● **The task**
Repeat exactly, and only, the lines below starting at the line that contains "Four steel mills, Helios, Borealis, Granite" and ending at the line that contains "Solace and Rigel", inclusive of both.

● **The data**
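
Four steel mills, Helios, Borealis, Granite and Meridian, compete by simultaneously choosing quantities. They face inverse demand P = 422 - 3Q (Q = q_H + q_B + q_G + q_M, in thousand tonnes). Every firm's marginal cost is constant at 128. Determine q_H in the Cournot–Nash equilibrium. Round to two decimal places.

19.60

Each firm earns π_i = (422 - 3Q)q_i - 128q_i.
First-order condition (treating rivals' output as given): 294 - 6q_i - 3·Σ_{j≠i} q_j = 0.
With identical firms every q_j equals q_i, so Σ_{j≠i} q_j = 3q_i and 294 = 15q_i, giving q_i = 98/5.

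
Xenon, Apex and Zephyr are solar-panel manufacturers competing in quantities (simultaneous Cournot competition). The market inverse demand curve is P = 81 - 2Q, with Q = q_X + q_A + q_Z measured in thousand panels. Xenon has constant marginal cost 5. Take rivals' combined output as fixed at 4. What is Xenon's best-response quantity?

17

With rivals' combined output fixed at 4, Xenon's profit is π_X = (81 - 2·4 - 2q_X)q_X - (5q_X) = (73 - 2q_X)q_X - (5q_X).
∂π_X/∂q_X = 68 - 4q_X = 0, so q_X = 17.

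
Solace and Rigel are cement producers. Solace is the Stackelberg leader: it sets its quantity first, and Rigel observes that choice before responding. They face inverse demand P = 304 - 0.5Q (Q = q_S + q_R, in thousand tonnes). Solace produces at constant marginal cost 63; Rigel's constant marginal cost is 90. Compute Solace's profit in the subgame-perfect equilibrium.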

...

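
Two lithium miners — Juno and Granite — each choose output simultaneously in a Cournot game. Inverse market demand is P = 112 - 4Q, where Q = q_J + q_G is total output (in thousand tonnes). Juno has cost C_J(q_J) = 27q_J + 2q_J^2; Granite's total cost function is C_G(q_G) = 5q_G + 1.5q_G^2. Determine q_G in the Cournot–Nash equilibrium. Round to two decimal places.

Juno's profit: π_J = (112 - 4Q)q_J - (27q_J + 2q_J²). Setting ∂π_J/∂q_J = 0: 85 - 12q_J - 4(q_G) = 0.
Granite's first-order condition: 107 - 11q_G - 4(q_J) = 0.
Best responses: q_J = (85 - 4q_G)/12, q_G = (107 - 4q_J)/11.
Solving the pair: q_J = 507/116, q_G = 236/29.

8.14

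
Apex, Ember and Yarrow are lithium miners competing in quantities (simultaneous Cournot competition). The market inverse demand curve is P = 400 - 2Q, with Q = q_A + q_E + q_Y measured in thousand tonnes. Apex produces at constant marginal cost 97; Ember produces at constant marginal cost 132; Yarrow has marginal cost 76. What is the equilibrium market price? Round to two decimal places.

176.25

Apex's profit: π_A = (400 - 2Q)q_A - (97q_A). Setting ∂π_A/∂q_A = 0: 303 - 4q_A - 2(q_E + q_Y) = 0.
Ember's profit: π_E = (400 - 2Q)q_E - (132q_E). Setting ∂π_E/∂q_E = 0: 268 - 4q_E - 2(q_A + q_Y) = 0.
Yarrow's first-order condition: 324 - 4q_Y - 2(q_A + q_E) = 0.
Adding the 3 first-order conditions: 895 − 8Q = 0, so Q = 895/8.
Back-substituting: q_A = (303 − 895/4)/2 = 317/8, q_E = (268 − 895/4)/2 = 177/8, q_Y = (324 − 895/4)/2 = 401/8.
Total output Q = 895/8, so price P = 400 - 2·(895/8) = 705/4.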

● **Output**
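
Four steel mills, Helios, Borealis, Granite and Meridian, compete by simultaneously choosing quantities. They face inverse demand P = 422 - 3Q (Q = q_H + q_B + q_G + q_M, in thousand tonnes). Every firm's marginal cost is constant at 128. Determine q_H in the Cournot–Nash equilibrium. Round to two decimal places.

19.60

Each firm earns π_i = (422 - 3Q)q_i - 128q_i.
First-order condition (treating rivals' output as given): 294 - 6q_i - 3·Σ_{j≠i} q_j = 0.
With identical firms every q_j equals q_i, so Σ_{j≠i} q_j = 3q_i and 294 = 15q_i, giving q_i = 98/5.

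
Xenon, Apex and Zephyr are solar-panel manufacturers competing in quantities (simultaneous Cournot competition). The market inverse demand curve is P = 81 - 2Q, with Q = q_X + q_A + q_Z measured in thousand panels. Xenon has constant marginal cost 5. Take rivals' combined output as fixed at 4. What is Xenon's best-response quantity?

17

With rivals' combined output fixed at 4, Xenon's profit is π_X = (81 - 2·4 - 2q_X)q_X - (5q_X) = (73 - 2q_X)q_X - (5q_X).
∂π_X/∂q_X = 68 - 4q_X = 0, so q_X = 17.

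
Solace and Rigel are cement producers. Solace is the Stackelberg leader: it sets its quantity first, and Rigel observes that choice before responding. They face inverse demand P = 304 - 0.5Q (Q = q_S + q_R, in thousand tonnes). Solace produces at constant marginal cost 63; Rigel's constant marginal cost is 90. Compute Solace's profit in the subgame-perfect equilibrium.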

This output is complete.